## [EXERCISE PROMPT]
Number of lines with the string "What" in the entries below: report it, and nothing besides.

(Beginning of RECORDS SUPPLIED)

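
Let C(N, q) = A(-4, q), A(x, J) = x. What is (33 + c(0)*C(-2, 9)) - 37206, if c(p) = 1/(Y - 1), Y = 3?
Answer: -37175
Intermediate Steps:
C(N, q) = -4
c(p) = 1/2 (c(p) = 1/(3 - 1) = 1/2)
(33 + c(0)*C(-2, 9)) - 37206 = (33 + (1/2)*(-4)) - 37206 = (33 - 2) - 37206 = 31 - 37206 = -37175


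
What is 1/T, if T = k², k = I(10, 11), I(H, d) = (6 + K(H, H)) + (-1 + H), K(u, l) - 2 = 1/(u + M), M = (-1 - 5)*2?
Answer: 4/1089 ≈ 0.0036731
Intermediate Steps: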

(End of RECORDS SUPPLIED)

## [COMPLETED TASK]
2